**What to work on**
From the listing below, reproduce word for word the part that opens with the line containing "A controller's memo at Cedar" and closes with the line containing "Variable cost per unit .... $101.81"; reproduce nothing else.

**The records**
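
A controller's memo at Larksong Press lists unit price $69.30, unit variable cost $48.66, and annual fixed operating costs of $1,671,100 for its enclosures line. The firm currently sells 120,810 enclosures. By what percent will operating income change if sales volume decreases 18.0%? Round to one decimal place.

At 120,810 units, contribution = 120,810 × $20.64 = $2,493,518.40.
Subtracting fixed costs: EBIT = $2,493,518.40 − $1,671,100 = $822,418.40.
Degree of operating leverage = $2,493,518.40 / $822,418.40 = 3.0319.
So EBIT moves 3.0319 × (-18.0%) = -54.6%.

-54.6%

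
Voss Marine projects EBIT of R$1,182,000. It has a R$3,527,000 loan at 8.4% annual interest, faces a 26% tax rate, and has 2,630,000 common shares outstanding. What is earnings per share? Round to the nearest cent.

Interest = R$296,268.00, so EBT = R$1,182,000 − R$296,268.00 = R$885,732.00.
Net income = R$885,732.00 × (1 − 0.26) = R$655,441.68.
EPS = R$655,441.68 ÷ 2,630,000 = R$0.25.

R$0.25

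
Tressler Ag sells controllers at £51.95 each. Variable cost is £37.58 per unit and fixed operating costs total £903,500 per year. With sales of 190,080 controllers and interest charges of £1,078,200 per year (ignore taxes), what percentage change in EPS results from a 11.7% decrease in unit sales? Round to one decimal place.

-42.6%

At 190,080 units, contribution = 190,080 × £14.37 = £2,731,449.60.
EBIT = £2,731,449.60 − £903,500 = £1,827,949.60.
After interest of £1,078,200.00, pre-tax earnings = £749,749.60.
Degree of combined leverage = contribution ÷ (EBIT − I) = £2,731,449.60 ÷ £749,749.60 = 3.6431.
%ΔEPS = DCL × %ΔSales = 3.6431 × -11.7% = -42.6%.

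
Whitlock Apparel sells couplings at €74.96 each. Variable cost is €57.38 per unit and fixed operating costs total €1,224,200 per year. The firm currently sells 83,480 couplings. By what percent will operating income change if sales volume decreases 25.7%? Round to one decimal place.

Contribution at this volume is 83,480 × €17.58 = €1,467,578.40.
Operating income = contribution − fixed costs = €1,467,578.40 − €1,224,200 = €243,378.40.
So DOL = total CM / EBIT = €1,467,578.40 / €243,378.40 = 6.0300.
Operating income changes by 6.0300 × -25.7% = -155.0%.

-155.0%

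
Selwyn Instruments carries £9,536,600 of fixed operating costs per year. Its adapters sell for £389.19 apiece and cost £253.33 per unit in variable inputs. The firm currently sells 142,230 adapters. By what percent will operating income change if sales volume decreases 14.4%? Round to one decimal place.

At 142,230 units, contribution = 142,230 × £135.86 = £19,323,367.80.
Subtracting fixed costs: EBIT = £19,323,367.80 − £9,536,600 = £9,786,767.80.
DOL = contribution ÷ EBIT = £19,323,367.80 ÷ £9,786,767.80 = 1.9744.
So EBIT moves 1.9744 × (-14.4%) = -28.4%.

-28.4%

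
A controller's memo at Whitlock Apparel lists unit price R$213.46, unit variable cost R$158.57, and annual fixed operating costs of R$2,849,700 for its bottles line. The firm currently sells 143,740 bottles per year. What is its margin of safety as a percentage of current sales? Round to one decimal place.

63.9%

Unit CM = price − variable cost = R$213.46 − R$158.57 = R$54.89. Break-even units = R$2,849,700 ÷ R$54.89 = 51,916.56; break-even revenue = 51,916.56 × R$213.46 = R$11,082,108.98.
Current sales = 143,740 × R$213.46 = R$30,682,740.40.
Margin of safety = (R$30,682,740.40 − R$11,082,108.98) ÷ R$30,682,740.40 = 63.9%.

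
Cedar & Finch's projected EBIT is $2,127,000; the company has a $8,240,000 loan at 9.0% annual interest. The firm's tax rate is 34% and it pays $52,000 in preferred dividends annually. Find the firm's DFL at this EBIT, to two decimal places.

1.63

Interest = $741,600.00.
Preferred dividends grossed up pre-tax: $52,000 / (1 − 0.34) = $78,787.88.
DFL = EBIT ÷ [EBIT − I − D_p/(1−t)] = $2,127,000 ÷ [$2,127,000 − $741,600.00 − $78,787.88] = $2,127,000 ÷ $1,306,612.12 = 1.6279.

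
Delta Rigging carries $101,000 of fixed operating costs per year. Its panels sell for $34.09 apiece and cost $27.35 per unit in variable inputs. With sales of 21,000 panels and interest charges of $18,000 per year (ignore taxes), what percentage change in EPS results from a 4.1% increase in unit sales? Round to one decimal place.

Total contribution margin = 21,000 × $6.74 = $141,540.00.
Subtracting fixed costs: EBIT = $141,540.00 − $101,000 = $40,540.00.
Interest = $18,000.00, so EBIT − I = $22,540.00.
DCL = total CM / (EBIT − I) = $141,540.00 / $22,540.00 = 6.2795.
%ΔEPS = DCL × %ΔSales = 6.2795 × +4.1% = +25.7%.

+25.7%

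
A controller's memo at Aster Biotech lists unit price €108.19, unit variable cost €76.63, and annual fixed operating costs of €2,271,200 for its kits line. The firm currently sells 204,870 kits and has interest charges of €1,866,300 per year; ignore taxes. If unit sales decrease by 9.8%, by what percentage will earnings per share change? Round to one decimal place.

At 204,870 units, contribution = 204,870 × €31.56 = €6,465,697.20.
Operating income = contribution − fixed costs = €6,465,697.20 − €2,271,200 = €4,194,497.20.
After interest of €1,866,300.00, pre-tax earnings = €2,328,197.20.
Degree of combined leverage = contribution ÷ (EBIT − I) = €6,465,697.20 ÷ €2,328,197.20 = 2.7771.
EPS therefore changes by 2.7771 × (-9.8%) = -27.2%.

-27.2%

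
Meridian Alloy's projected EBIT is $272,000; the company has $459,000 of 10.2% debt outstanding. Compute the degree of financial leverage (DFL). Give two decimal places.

Annual interest charges come to $46,818.00.
DFL = EBIT ÷ (EBIT − I) = $272,000 ÷ ($272,000 − $46,818.00) = $272,000 ÷ $225,182.00 = 1.2079.

1.21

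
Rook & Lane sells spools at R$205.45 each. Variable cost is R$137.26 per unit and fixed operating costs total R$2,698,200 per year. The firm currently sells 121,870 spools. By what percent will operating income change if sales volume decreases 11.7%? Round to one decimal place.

-17.3%

At 121,870 units, contribution = 121,870 × R$68.19 = R$8,310,315.30.
EBIT = R$8,310,315.30 − R$2,698,200 = R$5,612,115.30.
Degree of operating leverage = R$8,310,315.30 / R$5,612,115.30 = 1.4808.
%ΔEBIT = DOL × %ΔSales = 1.4808 × -11.7% = -17.3%.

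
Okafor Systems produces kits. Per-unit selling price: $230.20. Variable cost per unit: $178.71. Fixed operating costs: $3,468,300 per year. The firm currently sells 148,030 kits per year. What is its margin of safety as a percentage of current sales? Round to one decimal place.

54.5%

Contribution margin per unit = $230.20 − $178.71 = $51.49. Break-even units = $3,468,300 ÷ $51.49 = 67,358.71; break-even revenue = 67,358.71 × $230.20 = $15,505,975.14.
Current sales = 148,030 × $230.20 = $34,076,506.00.
Margin of safety = ($34,076,506.00 − $15,505,975.14) ÷ $34,076,506.00 = 54.5%.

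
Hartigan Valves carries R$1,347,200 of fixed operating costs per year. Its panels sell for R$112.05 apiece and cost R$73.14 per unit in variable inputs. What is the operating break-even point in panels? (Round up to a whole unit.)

Each unit contributes R$112.05 − R$73.14 = R$38.91.
Units to break even: R$1,347,200 ÷ R$38.91 = 34,623.49, rounded up to 34,624.

34,624 panels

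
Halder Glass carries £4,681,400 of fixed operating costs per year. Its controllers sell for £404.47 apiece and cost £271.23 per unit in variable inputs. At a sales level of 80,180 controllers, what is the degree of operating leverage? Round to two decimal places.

1.78

Total contribution margin = 80,180 × £133.24 = £10,683,183.20.
EBIT = £10,683,183.20 − £4,681,400 = £6,001,783.20.
DOL = contribution ÷ EBIT = £10,683,183.20 ÷ £6,001,783.20 = 1.7800.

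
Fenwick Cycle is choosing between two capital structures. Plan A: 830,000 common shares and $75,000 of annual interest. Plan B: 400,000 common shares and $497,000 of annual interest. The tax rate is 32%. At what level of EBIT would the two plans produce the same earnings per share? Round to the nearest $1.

$889,558

Set EPS_A = EPS_B: (EBIT − $75,000)(1 − 0.32) ÷ 830,000 = (EBIT − $497,000)(1 − 0.32) ÷ 400,000.
The (1 − t) factor cancels: (EBIT − 75,000) × 400,000 = (EBIT − 497,000) × 830,000.
EBIT × (830,000 − 400,000) = 497,000 × 830,000 − 75,000 × 400,000 = 382,510,000,000, so EBIT = 382,510,000,000 ÷ 430,000 = 889,558.14.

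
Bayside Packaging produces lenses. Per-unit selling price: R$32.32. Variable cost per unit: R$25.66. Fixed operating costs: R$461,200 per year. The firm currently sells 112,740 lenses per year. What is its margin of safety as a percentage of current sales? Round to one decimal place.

38.6%

Unit CM = price − variable cost = R$32.32 − R$25.66 = R$6.66. Break-even units = R$461,200 ÷ R$6.66 = 69,249.25; break-even revenue = 69,249.25 × R$32.32 = R$2,238,135.74.
Current sales = 112,740 × R$32.32 = R$3,643,756.80.
Margin of safety = (R$3,643,756.80 − R$2,238,135.74) ÷ R$3,643,756.80 = 38.6%.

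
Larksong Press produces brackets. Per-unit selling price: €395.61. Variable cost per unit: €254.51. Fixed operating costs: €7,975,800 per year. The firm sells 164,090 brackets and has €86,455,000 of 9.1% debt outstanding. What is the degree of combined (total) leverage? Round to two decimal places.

Total contribution margin = 164,090 × €141.10 = €23,153,099.00.
Operating income = contribution − fixed costs = €23,153,099.00 − €7,975,800 = €15,177,299.00. Interest = €7,867,405.00, so EBIT − I = €7,309,894.00.
DCL = contribution ÷ (EBIT − I) = €23,153,099.00 ÷ €7,309,894.00 = 3.1674.

3.17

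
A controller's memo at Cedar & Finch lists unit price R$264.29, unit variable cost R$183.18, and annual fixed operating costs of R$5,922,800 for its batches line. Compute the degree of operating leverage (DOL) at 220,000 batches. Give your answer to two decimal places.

1.50

Total contribution margin = 220,000 × R$81.11 = R$17,844,200.00.
Subtracting fixed costs: EBIT = R$17,844,200.00 − R$5,922,800 = R$11,921,400.00.
DOL = contribution ÷ EBIT = R$17,844,200.00 ÷ R$11,921,400.00 = 1.4968.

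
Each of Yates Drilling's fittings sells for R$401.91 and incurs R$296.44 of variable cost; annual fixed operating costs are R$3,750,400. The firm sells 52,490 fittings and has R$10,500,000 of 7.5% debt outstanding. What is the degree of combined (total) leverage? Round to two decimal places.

At 52,490 units, contribution = 52,490 × R$105.47 = R$5,536,120.30.
Subtracting fixed costs: EBIT = R$5,536,120.30 − R$3,750,400 = R$1,785,720.30. Interest = R$787,500.00, so EBIT − I = R$998,220.30.
DCL = contribution ÷ (EBIT − I) = R$5,536,120.30 ÷ R$998,220.30 = 5.5460.

5.55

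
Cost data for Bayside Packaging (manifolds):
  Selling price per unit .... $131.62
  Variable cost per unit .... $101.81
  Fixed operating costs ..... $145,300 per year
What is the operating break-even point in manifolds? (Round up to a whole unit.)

4,875 manifolds

Unit CM = price − variable cost = $131.62 − $101.81 = $29.81.
Units to break even: $145,300 ÷ $29.81 = 4,874.20, rounded up to 4,875.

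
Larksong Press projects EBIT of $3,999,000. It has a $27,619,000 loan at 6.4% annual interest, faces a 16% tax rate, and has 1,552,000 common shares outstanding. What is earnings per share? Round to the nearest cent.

Interest = $1,767,616.00, so EBT = $3,999,000 − $1,767,616.00 = $2,231,384.00.
After tax at 16%: net income = $2,231,384.00 × 0.84 = $1,874,362.56.
EPS = $1,874,362.56 ÷ 1,552,000 = $1.21.

$1.21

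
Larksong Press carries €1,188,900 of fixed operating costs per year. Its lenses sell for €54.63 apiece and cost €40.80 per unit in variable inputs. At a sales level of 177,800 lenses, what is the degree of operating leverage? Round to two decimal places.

1.94

Total contribution margin = 177,800 × €13.83 = €2,458,974.00.
Operating income = contribution − fixed costs = €2,458,974.00 − €1,188,900 = €1,270,074.00.
Degree of operating leverage = €2,458,974.00 / €1,270,074.00 = 1.9361.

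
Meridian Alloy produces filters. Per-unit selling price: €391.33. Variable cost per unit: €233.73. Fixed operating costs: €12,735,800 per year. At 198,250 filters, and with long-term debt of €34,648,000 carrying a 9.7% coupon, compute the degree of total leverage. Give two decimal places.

At 198,250 units, contribution = 198,250 × €157.60 = €31,244,200.00.
Operating income = contribution − fixed costs = €31,244,200.00 − €12,735,800 = €18,508,400.00. Interest = €3,360,856.00.
DOL = €31,244,200.00 ÷ €18,508,400.00 = 1.6881; DFL = €18,508,400.00 ÷ €15,147,544.00 = 1.2219.
Combined leverage = 1.6881 × 1.2219 = 2.0627.

2.06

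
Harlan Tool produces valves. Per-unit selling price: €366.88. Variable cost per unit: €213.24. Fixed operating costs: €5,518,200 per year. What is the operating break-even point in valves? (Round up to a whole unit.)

Contribution margin per unit = €366.88 − €213.24 = €153.64.
Units to break even: €5,518,200 ÷ €153.64 = 35,916.43, rounded up to 35,917.

35,917 valves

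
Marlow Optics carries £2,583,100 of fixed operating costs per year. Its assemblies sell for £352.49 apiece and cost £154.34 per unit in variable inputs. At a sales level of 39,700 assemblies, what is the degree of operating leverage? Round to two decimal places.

Contribution at this volume is 39,700 × £198.15 = £7,866,555.00.
EBIT = £7,866,555.00 − £2,583,100 = £5,283,455.00.
Degree of operating leverage = £7,866,555.00 / £5,283,455.00 = 1.4889.

1.49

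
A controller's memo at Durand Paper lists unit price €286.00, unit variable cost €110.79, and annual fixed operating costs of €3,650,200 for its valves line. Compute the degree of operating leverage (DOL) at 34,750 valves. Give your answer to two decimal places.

2.50

At 34,750 units, contribution = 34,750 × €175.21 = €6,088,547.50.
Operating income = contribution − fixed costs = €6,088,547.50 − €3,650,200 = €2,438,347.50.
So DOL = total CM / EBIT = €6,088,547.50 / €2,438,347.50 = 2.4970.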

**Reply**
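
A controller's memo at Cedar & Finch lists unit price R$264.29, unit variable cost R$183.18, and annual fixed operating costs of R$5,922,800 for its batches line. Compute the degree of operating leverage (DOL) at 220,000 batches. Give your answer to two decimal places.

1.50

Total contribution margin = 220,000 × R$81.11 = R$17,844,200.00.
Subtracting fixed costs: EBIT = R$17,844,200.00 − R$5,922,800 = R$11,921,400.00.
DOL = contribution ÷ EBIT = R$17,844,200.00 ÷ R$11,921,400.00 = 1.4968.

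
Each of Yates Drilling's fittings sells for R$401.91 and incurs R$296.44 of variable cost; annual fixed operating costs are R$3,750,400. The firm sells 52,490 fittings and has R$10,500,000 of 7.5% debt outstanding. What is the degree of combined (total) leverage? Round to two decimal places.

At 52,490 units, contribution = 52,490 × R$105.47 = R$5,536,120.30.
Subtracting fixed costs: EBIT = R$5,536,120.30 − R$3,750,400 = R$1,785,720.30. Interest = R$787,500.00, so EBIT − I = R$998,220.30.
DCL = contribution ÷ (EBIT − I) = R$5,536,120.30 ÷ R$998,220.30 = 5.5460.

5.55

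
Cost data for Bayside Packaging (manifolds):
  Selling price per unit .... $131.62
  Variable cost per unit .... $101.81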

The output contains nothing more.